Dataset items:

::::

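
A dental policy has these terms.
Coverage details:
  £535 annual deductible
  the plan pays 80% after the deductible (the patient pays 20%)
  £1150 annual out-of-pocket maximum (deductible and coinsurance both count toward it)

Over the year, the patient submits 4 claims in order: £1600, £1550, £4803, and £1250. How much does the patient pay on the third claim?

Bill 1, £1600: £535 finishes the deductible; £1065 goes to coinsurance; coinsurance £1065 × 20% = £213. Cost to patient: £748. OOP to date £748.
Bill 2, £1550: deductible already satisfied, so patient's share is 20% × £1550 = £310. Patient owes £310 (running OOP £1058).
Bill 3, £4803: deductible already satisfied, so patient's share is 20% × £4803 = £960.60. OOP would hit £2018.60 > £1150, so the cap limits the patient to £1150 − £1058 = £92.

£92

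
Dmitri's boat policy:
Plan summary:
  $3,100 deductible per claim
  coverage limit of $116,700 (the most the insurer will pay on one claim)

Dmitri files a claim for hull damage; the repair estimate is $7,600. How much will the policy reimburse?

$4,500

Less the $3,100 deductible: $7,600 − $3,100 = $4,500.
That's under the $116,700 cap, so the insurer reimburses the full $4,500.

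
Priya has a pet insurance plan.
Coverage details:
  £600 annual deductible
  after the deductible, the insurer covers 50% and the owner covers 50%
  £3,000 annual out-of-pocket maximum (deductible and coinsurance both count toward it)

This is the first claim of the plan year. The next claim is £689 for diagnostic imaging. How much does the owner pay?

Nothing has been paid toward the £600 deductible, so the first £600 of this charge is applied there.
After the £600 deductible portion, £689 − £600 = £89 is subject to coinsurance.
Owner's 50% share of £89 is £44.50.
So the owner owes £600 + £44.50 = £644.50 before any cap.
Year-to-date out-of-pocket becomes £0 + £644.50 = £644.50, still under the £3,000 maximum, so no cap applies.

£644.50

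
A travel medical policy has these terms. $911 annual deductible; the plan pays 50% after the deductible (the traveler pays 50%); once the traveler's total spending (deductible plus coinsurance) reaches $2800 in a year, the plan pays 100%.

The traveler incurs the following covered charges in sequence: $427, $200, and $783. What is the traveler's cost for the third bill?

$533.50

Claim 1 — $427: fully absorbed by the deductible. Traveler pays $427; OOP now $427.
Claim 2 — $200: entire amount goes to the deductible. Cost to traveler: $200. OOP to date $627.
Claim 3 — $783: deductible takes $284, $499 remains; traveler's 50% is $249.50. Traveler owes $533.50 (running OOP $1160.50).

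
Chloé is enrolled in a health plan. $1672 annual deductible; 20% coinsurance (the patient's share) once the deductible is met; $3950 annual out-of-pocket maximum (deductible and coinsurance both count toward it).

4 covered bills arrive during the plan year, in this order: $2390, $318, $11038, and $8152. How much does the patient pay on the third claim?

$2070.80

Bill 1, $2390: $1672 to deductible, leaving $718; coinsurance $718 × 20% = $143.60. Patient owes $1815.60 (running OOP $1815.60).
Bill 2, $318: 20% coinsurance on $318 = $63.60. Cost to patient: $63.60. OOP to date $1879.20.
Bill 3, $11038: deductible met; 20% of $11038 = $2207.60. Adding that to $1879.20 gives $4086.80, past the $3950 cap; patient pays only $3950 − $1879.20 = $2070.80.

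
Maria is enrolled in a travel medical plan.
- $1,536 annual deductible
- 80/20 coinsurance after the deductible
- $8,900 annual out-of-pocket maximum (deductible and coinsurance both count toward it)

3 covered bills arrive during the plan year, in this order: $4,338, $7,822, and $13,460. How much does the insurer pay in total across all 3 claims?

$19,267.20

Bill 1, $4,338: $1,536 to deductible, leaving $2,802; coinsurance $2,802 × 20% = $560.40. Cost to traveler: $2,096.40. OOP to date $2,096.40. Insurer: $4,338 − $2,096.40 = $2,241.60.
Bill 2, $7,822: 20% coinsurance on $7,822 = $1,564.40. Traveler owes $1,564.40 (running OOP $3,660.80). Insurer: $7,822 − $1,564.40 = $6,257.60.
Bill 3, $13,460: deductible met; 20% of $13,460 = $2,692. Cost to traveler: $2,692. OOP to date $6,352.80. Insurer: $13,460 − $2,692 = $10,768.
Insurer total = bills − traveler's total = $25,620 − $6,352.80 = $19,267.20.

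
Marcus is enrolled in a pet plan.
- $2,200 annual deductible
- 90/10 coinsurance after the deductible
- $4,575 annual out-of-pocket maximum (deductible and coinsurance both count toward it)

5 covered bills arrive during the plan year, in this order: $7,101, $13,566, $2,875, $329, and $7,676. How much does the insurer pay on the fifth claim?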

::::

HOW TO COMPLETE THIS TASK |
Lines that contain "these" are the result; find them in the entries above and copy each one.

EXERCISE RESPONSE |
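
A dental policy has these terms.
A travel medical policy has these terms. $911 annual deductible; the plan pays 50% after the deductible (the traveler pays 50%); once the traveler's total spending (deductible plus coinsurance) reaches $2800 in a year, the plan pays 100%.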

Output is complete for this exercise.